BEGIN EXERCISE DATA

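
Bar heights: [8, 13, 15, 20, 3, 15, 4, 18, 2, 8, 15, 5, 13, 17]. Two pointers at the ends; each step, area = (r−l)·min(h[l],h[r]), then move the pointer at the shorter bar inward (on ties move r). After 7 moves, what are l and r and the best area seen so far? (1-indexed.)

l=1 r=14: min(8,17)*13=104 best=104 *, l++
l=2 r=14: min(13,17)*12=156 best=156 *, l++
l=3 r=14: min(15,17)*11=165 best=165 *, l++
l=4 r=14: min(20,17)*10=170 best=170 *, r--
l=4 r=13: min(20,13)*9=117 best=170, r--
l=4 r=12: min(20,5)*8=40 best=170, r--
l=4 r=11: min(20,15)*7=105 best=170, r--

l=4, r=10, best area=170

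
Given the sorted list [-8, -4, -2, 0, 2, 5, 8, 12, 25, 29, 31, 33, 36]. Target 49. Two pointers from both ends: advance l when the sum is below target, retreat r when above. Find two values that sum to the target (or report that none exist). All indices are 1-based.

no pair

[1,13] -8+36=28 <49 → l++
[2,13] -4+36=32 <49 → l++
[3,13] -2+36=34 <49 → l++
[4,13] 0+36=36 <49 → l++
[5,13] 2+36=38 <49 → l++
[6,13] 5+36=41 <49 → l++
[7,13] 8+36=44 <49 → l++
[8,13] 12+36=48 <49 → l++
[9,13] 25+36=61 >49 → r--
[9,12] 25+33=58 >49 → r--
[9,11] 25+31=56 >49 → r--
[9,10] 25+29=54 >49 → r--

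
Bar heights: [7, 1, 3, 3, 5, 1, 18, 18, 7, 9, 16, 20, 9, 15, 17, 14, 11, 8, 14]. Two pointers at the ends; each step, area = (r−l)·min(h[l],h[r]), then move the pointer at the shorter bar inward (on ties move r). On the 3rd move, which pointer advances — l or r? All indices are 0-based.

l

l=0 r=18: min(7,14)*18=126 best=126 *, l++
l=1 r=18: min(1,14)*17=17 best=126, l++
l=2 r=18: min(3,14)*16=48 best=126, l++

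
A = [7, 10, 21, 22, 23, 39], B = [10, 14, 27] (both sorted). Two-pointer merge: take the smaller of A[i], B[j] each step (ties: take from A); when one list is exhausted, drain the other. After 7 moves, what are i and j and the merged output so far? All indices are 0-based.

[i=0,j=0] A[i]=7<=B[j]=10 take 7 → i++
[i=1,j=0] A[i]=10<=B[j]=10 take 10 → i++
[i=2,j=0] A[i]=21>B[j]=10 take 10 → j++
[i=2,j=1] A[i]=21>B[j]=14 take 14 → j++
[i=2,j=2] A[i]=21<=B[j]=27 take 21 → i++
[i=3,j=2] A[i]=22<=B[j]=27 take 22 → i++
[i=4,j=2] A[i]=23<=B[j]=27 take 23 → i++

i=5, j=2, merged so far=[7, 10, 10, 14, 21, 22, 23]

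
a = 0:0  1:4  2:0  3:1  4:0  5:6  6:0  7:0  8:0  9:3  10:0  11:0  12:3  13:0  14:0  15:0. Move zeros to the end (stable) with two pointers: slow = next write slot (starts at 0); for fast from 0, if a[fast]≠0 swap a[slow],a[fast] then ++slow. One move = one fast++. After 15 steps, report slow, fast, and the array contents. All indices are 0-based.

(s=0,f=0) a[fast]=0 → fast++
(s=0,f=1) a[fast]=4≠0 swap→a[0]=4 → slow++,fast++
(s=1,f=2) a[fast]=0 → fast++
(s=1,f=3) a[fast]=1≠0 swap→a[1]=1 → slow++,fast++
(s=2,f=4) a[fast]=0 → fast++
(s=2,f=5) a[fast]=6≠0 swap→a[2]=6 → slow++,fast++
(s=3,f=6) a[fast]=0 → fast++
(s=3,f=7) a[fast]=0 → fast++
(s=3,f=8) a[fast]=0 → fast++
(s=3,f=9) a[fast]=3≠0 swap→a[3]=3 → slow++,fast++
(s=4,f=10) a[fast]=0 → fast++
(s=4,f=11) a[fast]=0 → fast++
(s=4,f=12) a[fast]=3≠0 swap→a[4]=3 → slow++,fast++
(s=5,f=13) a[fast]=0 → fast++
(s=5,f=14) a[fast]=0 → fast++

slow=5, fast=15, a=[4, 1, 6, 3, 3, 0, 0, 0, 0, 0, 0, 0, 0, 0, 0, 0]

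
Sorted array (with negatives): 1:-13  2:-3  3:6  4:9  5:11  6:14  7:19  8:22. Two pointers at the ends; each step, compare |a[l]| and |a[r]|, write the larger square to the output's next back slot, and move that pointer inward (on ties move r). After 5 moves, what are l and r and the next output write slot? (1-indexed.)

l=1 r=8: |-13|<=|22| out[8]=484, r--
l=1 r=7: |-13|<=|19| out[7]=361, r--
l=1 r=6: |-13|<=|14| out[6]=196, r--
l=1 r=5: |-13|>|11| out[5]=169, l++
l=2 r=5: |-3|<=|11| out[4]=121, r--

l=2, r=4, next write slot=3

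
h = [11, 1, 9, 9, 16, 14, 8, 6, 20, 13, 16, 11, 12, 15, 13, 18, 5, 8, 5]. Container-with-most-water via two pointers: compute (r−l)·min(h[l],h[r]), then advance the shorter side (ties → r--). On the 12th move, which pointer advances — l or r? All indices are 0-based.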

END EXERCISE DATA

_PROBLEM REQUIREMENTS_.
Reproduce the listing shown above in its entirety, exactly.

_RESPONSE TO THIS EXERCISE_.
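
Bar heights: [8, 13, 15, 20, 3, 15, 4, 18, 2, 8, 15, 5, 13, 17]. Two pointers at the ends; each step, area = (r−l)·min(h[l],h[r]), then move the pointer at the shorter bar inward (on ties move r). After 7 moves, what are l and r and the best area seen so far? (1-indexed.)

l=1 r=14: min(8,17)*13=104 best=104 *, l++
l=2 r=14: min(13,17)*12=156 best=156 *, l++
l=3 r=14: min(15,17)*11=165 best=165 *, l++
l=4 r=14: min(20,17)*10=170 best=170 *, r--
l=4 r=13: min(20,13)*9=117 best=170, r--
l=4 r=12: min(20,5)*8=40 best=170, r--
l=4 r=11: min(20,15)*7=105 best=170, r--

l=4, r=10, best area=170

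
Given the sorted list [-8, -4, -2, 0, 2, 5, 8, 12, 25, 29, 31, 33, 36]. Target 49. Two pointers from both ends: advance l when the sum is below target, retreat r when above. Find two values that sum to the target (or report that none exist). All indices are 1-based.

no pair

[1,13] -8+36=28 <49 → l++
[2,13] -4+36=32 <49 → l++
[3,13] -2+36=34 <49 → l++
[4,13] 0+36=36 <49 → l++
[5,13] 2+36=38 <49 → l++
[6,13] 5+36=41 <49 → l++
[7,13] 8+36=44 <49 → l++
[8,13] 12+36=48 <49 → l++
[9,13] 25+36=61 >49 → r--
[9,12] 25+33=58 >49 → r--
[9,11] 25+31=56 >49 → r--
[9,10] 25+29=54 >49 → r--

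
Bar heights: [7, 1, 3, 3, 5, 1, 18, 18, 7, 9, 16, 20, 9, 15, 17, 14, 11, 8, 14]. Two pointers at the ends; each step, area = (r−l)·min(h[l],h[r]), then move the pointer at the shorter bar inward (on ties move r). On the 3rd move, which pointer advances — l or r? All indices are 0-based.

l

l=0 r=18: min(7,14)*18=126 best=126 *, l++
l=1 r=18: min(1,14)*17=17 best=126, l++
l=2 r=18: min(3,14)*16=48 best=126, l++

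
A = [7, 10, 21, 22, 23, 39], B = [10, 14, 27] (both sorted). Two-pointer merge: take the smaller of A[i], B[j] each step (ties: take from A); when one list is exhausted, drain the other. After 7 moves, what are i and j and the merged output so far? All indices are 0-based.

[i=0,j=0] A[i]=7<=B[j]=10 take 7 → i++
[i=1,j=0] A[i]=10<=B[j]=10 take 10 → i++
[i=2,j=0] A[i]=21>B[j]=10 take 10 → j++
[i=2,j=1] A[i]=21>B[j]=14 take 14 → j++
[i=2,j=2] A[i]=21<=B[j]=27 take 21 → i++
[i=3,j=2] A[i]=22<=B[j]=27 take 22 → i++
[i=4,j=2] A[i]=23<=B[j]=27 take 23 → i++

i=5, j=2, merged so far=[7, 10, 10, 14, 21, 22, 23]

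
a = 0:0  1:4  2:0  3:1  4:0  5:6  6:0  7:0  8:0  9:3  10:0  11:0  12:3  13:0  14:0  15:0. Move zeros to the end (stable) with two pointers: slow = next write slot (starts at 0); for fast from 0, if a[fast]≠0 swap a[slow],a[fast] then ++slow. One move = one fast++. After 15 steps, report slow, fast, and the array contents. All indices are 0-based.

(s=0,f=0) a[fast]=0 → fast++
(s=0,f=1) a[fast]=4≠0 swap→a[0]=4 → slow++,fast++
(s=1,f=2) a[fast]=0 → fast++
(s=1,f=3) a[fast]=1≠0 swap→a[1]=1 → slow++,fast++
(s=2,f=4) a[fast]=0 → fast++
(s=2,f=5) a[fast]=6≠0 swap→a[2]=6 → slow++,fast++
(s=3,f=6) a[fast]=0 → fast++
(s=3,f=7) a[fast]=0 → fast++
(s=3,f=8) a[fast]=0 → fast++
(s=3,f=9) a[fast]=3≠0 swap→a[3]=3 → slow++,fast++
(s=4,f=10) a[fast]=0 → fast++
(s=4,f=11) a[fast]=0 → fast++
(s=4,f=12) a[fast]=3≠0 swap→a[4]=3 → slow++,fast++
(s=5,f=13) a[fast]=0 → fast++
(s=5,f=14) a[fast]=0 → fast++

slow=5, fast=15, a=[4, 1, 6, 3, 3, 0, 0, 0, 0, 0, 0, 0, 0, 0, 0, 0]

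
Sorted array (with negatives): 1:-13  2:-3  3:6  4:9  5:11  6:14  7:19  8:22. Two pointers at the ends; each step, compare |a[l]| and |a[r]|, write the larger square to the output's next back slot, and move that pointer inward (on ties move r). After 5 moves, what are l and r and the next output write slot? (1-indexed.)

l=1 r=8: |-13|<=|22| out[8]=484, r--
l=1 r=7: |-13|<=|19| out[7]=361, r--
l=1 r=6: |-13|<=|14| out[6]=196, r--
l=1 r=5: |-13|>|11| out[5]=169, l++
l=2 r=5: |-3|<=|11| out[4]=121, r--

l=2, r=4, next write slot=3

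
h = [11, 1, 9, 9, 16, 14, 8, 6, 20, 13, 16, 11, 12, 15, 13, 18, 5, 8, 5]. Container-with-most-water via two pointers: compute (r−l)·min(h[l],h[r]), then advance the shorter side (ties → r--). On the 12th move, which pointer advances — l or r? All indices are 0-based.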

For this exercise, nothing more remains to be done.